Given records:
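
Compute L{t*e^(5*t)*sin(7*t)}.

L{sin(7t)} = 7/(s^2 + 49).
Multiplying by e^(5t) shifts s → s - 5, so L{e^(5*t)*sin(7*t)} = 7/((s - 5)^2 + 49).
Then apply L{t·g(t)} = -d/ds[G(s)] with G(s) = 7/((s - 5)^2 + 49):
differentiating 1 time and applying the sign gives 14*(s - 5)/(s^2 - 10*s + 74)^2.

14*(s - 5)/(s^2 - 10*s + 74)^2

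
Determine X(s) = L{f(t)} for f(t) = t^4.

L{t^4} = 4!/s^5 = 24/s^5.

X(s) = 24/s^5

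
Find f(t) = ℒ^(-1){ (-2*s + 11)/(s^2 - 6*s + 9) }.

Factor the denominator: s^2 - 6*s + 9 = (s - 3)^2.
Partial fraction decomposition gives [-2/(s - 3)] + [5/(s - 3)^2].
Invert each term: -2/(s - 3) ↔ -2e^(3t); 5/(s - 3)^2 ↔ 5t·e^(3t).

f(t) = 5*t*exp(3*t) - 2*exp(3*t)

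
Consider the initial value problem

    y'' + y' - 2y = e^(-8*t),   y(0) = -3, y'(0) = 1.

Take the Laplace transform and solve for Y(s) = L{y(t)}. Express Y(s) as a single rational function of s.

Transform both sides with L{·}.
The derivative rules (L{y''} = s^2 Y - s·y(0) - y'(0) and L{y'} = sY - y(0), with y(0) = -3, y'(0) = 1) turn the left side into (s^2 + s - 2)Y - (-3*s - 2).
The right side is L{e^(-8*t)} = 1/(s + 8).
So (s^2 + s - 2)Y = 1/(s + 8) + (-3*s - 2).
Divide through and combine into a single rational function.

Y(s) = (-3*s^2 - 26*s - 15)/(s^3 + 9*s^2 + 6*s - 16)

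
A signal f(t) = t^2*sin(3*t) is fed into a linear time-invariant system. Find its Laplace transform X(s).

X(s) = 18*(s^2 - 3)/(s^2 + 9)^3

L{sin(3t)} = 3/(s^2 + 9).
Then apply L{t^2·g(t)} = (-1)^2 d^2/ds^2[G(s)] with G(s) = 3/(s^2 + 9):
differentiating 2 times and applying the sign gives 18*(s^2 - 3)/(s^2 + 9)^3.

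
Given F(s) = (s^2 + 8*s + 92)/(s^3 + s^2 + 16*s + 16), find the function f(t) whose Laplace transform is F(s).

f(t) = 3*sin(4*t) - 4*cos(4*t) + 5*exp(-t)

Factor the denominator: s^3 + s^2 + 16*s + 16 = (s + 1)*(s^2 + 16).
Partial fraction decomposition gives [5/(s + 1)] + [-4*s/(s^2 + 16)] + [12/(s^2 + 16)].
Invert each term: 5/(s + 1) ↔ 5e^(-t); -4·s/(s^2 + 16) ↔ -4cos(4t); 3·4/(s^2 + 16) ↔ 3sin(4t).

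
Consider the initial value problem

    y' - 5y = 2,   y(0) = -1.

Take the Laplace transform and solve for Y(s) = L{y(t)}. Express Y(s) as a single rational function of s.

Laplace-transform each side.
The derivative rules (L{y'} = sY - y(0) = sY - (-1)) turn the left side into (s - 5)Y - (-1).
The right side is L{2} = 2/s.
So (s - 5)Y = 2/s + (-1).
Divide through and combine into a single rational function.

Y(s) = (-s + 2)/(s^2 - 5*s)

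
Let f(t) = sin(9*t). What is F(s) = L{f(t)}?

F(s) = 9/(s^2 + 81)

L{sin(9t)} = 9/(s^2 + 81).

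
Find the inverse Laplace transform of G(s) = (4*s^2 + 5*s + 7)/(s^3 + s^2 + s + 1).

4*sin(t) + cos(t) + 3*exp(-t)

Factor the denominator: s^3 + s^2 + s + 1 = (s + 1)*(s^2 + 1).
Partial fraction decomposition gives [3/(s + 1)] + [s/(s^2 + 1)] + [4/(s^2 + 1)].
Invert each term: 3/(s + 1) ↔ 3e^(-t); 1·s/(s^2 + 1) ↔ cos(t); 4·1/(s^2 + 1) ↔ 4sin(t).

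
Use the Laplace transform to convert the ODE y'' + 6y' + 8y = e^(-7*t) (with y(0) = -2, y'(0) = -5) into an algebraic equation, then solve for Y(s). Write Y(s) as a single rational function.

Y(s) = (-2*s^2 - 31*s - 118)/(s^3 + 13*s^2 + 50*s + 56)

Apply the Laplace transform to the equation.
With L{y''} = s^2 Y - s·y(0) - y'(0) and L{y'} = sY - y(0), with y(0) = -2, y'(0) = -5: the LHS transforms to (s^2 + 6*s + 8)Y - (-2*s - 17).
The right side is L{e^(-7*t)} = 1/(s + 7).
So (s^2 + 6*s + 8)Y = 1/(s + 7) + (-2*s - 17).
Solve for Y(s) and write it as one ratio of polynomials.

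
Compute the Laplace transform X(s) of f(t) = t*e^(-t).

L{e^(-t)} = 1/(s + 1).
Then apply L{t·g(t)} = -d/ds[G(s)] with G(s) = 1/(s + 1):
differentiating 1 time and applying the sign gives (s + 1)^(-2).

X(s) = (s + 1)^(-2)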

Exercise objective: Print exactly and only the lines that start at the line with "Find the inverse" and run through the end of the listing above.

Task output:
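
Find the inverse Laplace transform of G(s) = (4*s^2 + 5*s + 7)/(s^3 + s^2 + s + 1).

4*sin(t) + cos(t) + 3*exp(-t)

Factor the denominator: s^3 + s^2 + s + 1 = (s + 1)*(s^2 + 1).
Partial fraction decomposition gives [3/(s + 1)] + [s/(s^2 + 1)] + [4/(s^2 + 1)].
Invert each term: 3/(s + 1) ↔ 3e^(-t); 1·s/(s^2 + 1) ↔ cos(t); 4·1/(s^2 + 1) ↔ 4sin(t).

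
Use the Laplace transform to convert the ODE y'' + 6y' + 8y = e^(-7*t) (with y(0) = -2, y'(0) = -5) into an algebraic equation, then solve for Y(s). Write Y(s) as a single rational function.

Y(s) = (-2*s^2 - 31*s - 118)/(s^3 + 13*s^2 + 50*s + 56)

Apply the Laplace transform to the equation.
With L{y''} = s^2 Y - s·y(0) - y'(0) and L{y'} = sY - y(0), with y(0) = -2, y'(0) = -5: the LHS transforms to (s^2 + 6*s + 8)Y - (-2*s - 17).
The right side is L{e^(-7*t)} = 1/(s + 7).
So (s^2 + 6*s + 8)Y = 1/(s + 7) + (-2*s - 17).
Solve for Y(s) and write it as one ratio of polynomials.

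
Compute the Laplace transform X(s) of f(t) = t*e^(-t).

L{e^(-t)} = 1/(s + 1).
Then apply L{t·g(t)} = -d/ds[G(s)] with G(s) = 1/(s + 1):
differentiating 1 time and applying the sign gives (s + 1)^(-2).

X(s) = (s + 1)^(-2)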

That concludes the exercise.